Stored data
※
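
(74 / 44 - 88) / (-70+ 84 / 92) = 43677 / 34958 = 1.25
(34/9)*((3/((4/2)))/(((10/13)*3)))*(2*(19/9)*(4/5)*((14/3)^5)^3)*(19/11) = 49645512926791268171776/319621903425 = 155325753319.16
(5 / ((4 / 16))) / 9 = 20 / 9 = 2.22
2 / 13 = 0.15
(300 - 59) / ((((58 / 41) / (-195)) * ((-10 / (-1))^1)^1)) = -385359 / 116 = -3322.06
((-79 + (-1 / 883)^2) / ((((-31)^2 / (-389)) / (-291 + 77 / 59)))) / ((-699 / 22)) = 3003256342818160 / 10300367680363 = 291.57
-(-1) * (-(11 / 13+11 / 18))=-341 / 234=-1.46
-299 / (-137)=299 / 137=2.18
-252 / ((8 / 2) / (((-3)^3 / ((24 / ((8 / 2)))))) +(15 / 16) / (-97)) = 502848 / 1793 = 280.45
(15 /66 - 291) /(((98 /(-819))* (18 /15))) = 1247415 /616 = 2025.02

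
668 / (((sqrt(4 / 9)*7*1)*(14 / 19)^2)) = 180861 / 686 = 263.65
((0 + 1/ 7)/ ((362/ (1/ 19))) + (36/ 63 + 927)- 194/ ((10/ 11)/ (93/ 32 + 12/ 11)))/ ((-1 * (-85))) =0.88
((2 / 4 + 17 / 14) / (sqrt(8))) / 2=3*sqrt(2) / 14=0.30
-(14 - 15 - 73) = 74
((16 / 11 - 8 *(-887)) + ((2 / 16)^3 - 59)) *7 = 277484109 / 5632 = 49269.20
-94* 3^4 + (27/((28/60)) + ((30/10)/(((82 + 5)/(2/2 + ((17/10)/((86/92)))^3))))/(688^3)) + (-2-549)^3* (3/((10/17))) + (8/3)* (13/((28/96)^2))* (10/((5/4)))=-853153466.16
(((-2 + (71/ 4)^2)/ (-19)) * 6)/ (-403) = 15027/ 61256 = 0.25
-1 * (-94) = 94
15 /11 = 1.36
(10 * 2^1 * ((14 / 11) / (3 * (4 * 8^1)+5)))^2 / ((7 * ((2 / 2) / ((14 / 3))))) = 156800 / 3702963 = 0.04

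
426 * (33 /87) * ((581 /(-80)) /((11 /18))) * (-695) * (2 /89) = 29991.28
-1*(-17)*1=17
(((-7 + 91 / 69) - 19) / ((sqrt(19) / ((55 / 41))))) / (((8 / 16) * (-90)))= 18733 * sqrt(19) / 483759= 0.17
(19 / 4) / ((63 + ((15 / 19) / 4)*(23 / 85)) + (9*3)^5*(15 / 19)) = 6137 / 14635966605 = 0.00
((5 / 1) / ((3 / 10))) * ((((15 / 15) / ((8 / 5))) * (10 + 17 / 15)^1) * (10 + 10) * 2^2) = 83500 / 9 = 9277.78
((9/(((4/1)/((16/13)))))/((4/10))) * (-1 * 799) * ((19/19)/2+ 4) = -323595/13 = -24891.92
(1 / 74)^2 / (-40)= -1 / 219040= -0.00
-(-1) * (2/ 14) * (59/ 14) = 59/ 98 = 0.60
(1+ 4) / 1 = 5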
※
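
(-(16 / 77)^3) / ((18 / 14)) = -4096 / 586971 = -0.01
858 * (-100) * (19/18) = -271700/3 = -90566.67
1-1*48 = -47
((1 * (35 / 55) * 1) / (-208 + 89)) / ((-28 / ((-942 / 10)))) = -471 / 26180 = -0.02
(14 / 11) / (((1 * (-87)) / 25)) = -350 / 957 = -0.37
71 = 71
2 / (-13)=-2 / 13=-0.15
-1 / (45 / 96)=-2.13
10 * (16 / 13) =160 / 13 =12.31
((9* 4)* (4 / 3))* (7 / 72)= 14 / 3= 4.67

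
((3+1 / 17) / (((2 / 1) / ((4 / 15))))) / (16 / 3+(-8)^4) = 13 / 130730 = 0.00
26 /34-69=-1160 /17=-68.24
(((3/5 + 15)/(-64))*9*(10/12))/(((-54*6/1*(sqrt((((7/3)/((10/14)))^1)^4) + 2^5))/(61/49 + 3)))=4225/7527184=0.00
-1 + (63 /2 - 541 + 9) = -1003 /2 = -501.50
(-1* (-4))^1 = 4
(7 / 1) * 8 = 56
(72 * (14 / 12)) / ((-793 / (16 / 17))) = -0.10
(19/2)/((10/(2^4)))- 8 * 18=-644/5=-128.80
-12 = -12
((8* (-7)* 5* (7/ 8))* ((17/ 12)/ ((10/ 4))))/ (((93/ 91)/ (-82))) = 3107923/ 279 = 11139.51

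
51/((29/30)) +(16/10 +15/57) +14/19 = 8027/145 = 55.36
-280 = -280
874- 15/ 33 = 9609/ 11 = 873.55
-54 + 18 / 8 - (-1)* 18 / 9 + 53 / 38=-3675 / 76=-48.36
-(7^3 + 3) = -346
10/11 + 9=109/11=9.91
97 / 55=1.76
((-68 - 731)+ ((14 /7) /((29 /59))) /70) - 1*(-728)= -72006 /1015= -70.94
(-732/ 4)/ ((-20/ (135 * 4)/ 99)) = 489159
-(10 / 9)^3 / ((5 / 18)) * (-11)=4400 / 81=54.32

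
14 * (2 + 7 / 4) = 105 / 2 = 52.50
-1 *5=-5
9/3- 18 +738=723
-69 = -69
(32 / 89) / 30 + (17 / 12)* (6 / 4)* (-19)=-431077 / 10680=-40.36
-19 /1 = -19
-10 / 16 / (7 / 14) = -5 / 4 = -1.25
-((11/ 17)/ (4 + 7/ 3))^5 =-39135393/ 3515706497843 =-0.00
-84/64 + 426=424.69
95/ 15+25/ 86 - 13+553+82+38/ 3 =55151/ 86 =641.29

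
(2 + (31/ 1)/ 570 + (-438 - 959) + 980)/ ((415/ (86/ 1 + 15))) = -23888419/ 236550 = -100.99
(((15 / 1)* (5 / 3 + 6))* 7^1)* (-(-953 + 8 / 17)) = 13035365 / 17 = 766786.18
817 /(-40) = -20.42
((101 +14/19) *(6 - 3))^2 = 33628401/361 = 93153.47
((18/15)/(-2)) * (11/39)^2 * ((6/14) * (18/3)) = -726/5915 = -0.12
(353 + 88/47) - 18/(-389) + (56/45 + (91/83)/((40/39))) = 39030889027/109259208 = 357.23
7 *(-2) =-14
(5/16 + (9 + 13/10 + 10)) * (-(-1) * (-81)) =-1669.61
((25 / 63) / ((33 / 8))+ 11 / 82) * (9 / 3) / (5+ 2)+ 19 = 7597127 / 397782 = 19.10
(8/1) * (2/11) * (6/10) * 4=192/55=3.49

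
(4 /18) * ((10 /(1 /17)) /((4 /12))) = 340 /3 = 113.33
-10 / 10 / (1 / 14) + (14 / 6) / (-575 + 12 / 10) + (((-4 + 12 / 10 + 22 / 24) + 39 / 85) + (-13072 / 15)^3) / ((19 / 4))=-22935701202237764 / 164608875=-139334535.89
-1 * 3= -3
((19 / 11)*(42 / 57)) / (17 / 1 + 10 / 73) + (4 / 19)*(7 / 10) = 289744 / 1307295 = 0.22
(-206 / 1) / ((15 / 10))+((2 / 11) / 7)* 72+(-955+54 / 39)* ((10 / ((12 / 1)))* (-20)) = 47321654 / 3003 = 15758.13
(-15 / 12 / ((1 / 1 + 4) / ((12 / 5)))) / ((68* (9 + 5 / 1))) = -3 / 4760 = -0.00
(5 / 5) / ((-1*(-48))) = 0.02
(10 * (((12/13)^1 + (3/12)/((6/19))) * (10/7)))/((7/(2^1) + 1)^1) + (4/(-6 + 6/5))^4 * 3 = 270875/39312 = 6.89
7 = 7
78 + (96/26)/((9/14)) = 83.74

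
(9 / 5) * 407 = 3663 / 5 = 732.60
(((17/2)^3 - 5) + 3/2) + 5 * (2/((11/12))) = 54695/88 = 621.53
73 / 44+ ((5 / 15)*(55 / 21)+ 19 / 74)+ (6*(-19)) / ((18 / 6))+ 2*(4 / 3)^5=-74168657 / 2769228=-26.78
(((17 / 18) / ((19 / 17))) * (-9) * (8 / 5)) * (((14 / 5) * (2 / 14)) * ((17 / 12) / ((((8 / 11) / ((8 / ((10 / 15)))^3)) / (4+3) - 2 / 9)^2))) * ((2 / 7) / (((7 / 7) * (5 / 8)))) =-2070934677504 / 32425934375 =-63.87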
※
WHAT THE TASK ASKS ▸
Beginning with the line that has "49645512926791268171776/319621903425 = 155325753319.16" and ending with the line that has "((0 + 1/ 7)/ ((362/", set down the lines above exactly and include no others.

ANSWER FOR THE TASK ▸
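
(34/9)*((3/((4/2)))/(((10/13)*3)))*(2*(19/9)*(4/5)*((14/3)^5)^3)*(19/11) = 49645512926791268171776/319621903425 = 155325753319.16
(5 / ((4 / 16))) / 9 = 20 / 9 = 2.22
2 / 13 = 0.15
(300 - 59) / ((((58 / 41) / (-195)) * ((-10 / (-1))^1)^1)) = -385359 / 116 = -3322.06
((-79 + (-1 / 883)^2) / ((((-31)^2 / (-389)) / (-291 + 77 / 59)))) / ((-699 / 22)) = 3003256342818160 / 10300367680363 = 291.57
-(-1) * (-(11 / 13+11 / 18))=-341 / 234=-1.46
-299 / (-137)=299 / 137=2.18
-252 / ((8 / 2) / (((-3)^3 / ((24 / ((8 / 2)))))) +(15 / 16) / (-97)) = 502848 / 1793 = 280.45
(15 /66 - 291) /(((98 /(-819))* (18 /15))) = 1247415 /616 = 2025.02

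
668 / (((sqrt(4 / 9)*7*1)*(14 / 19)^2)) = 180861 / 686 = 263.65
((0 + 1/ 7)/ ((362/ (1/ 19))) + (36/ 63 + 927)- 194/ ((10/ 11)/ (93/ 32 + 12/ 11)))/ ((-1 * (-85))) =0.88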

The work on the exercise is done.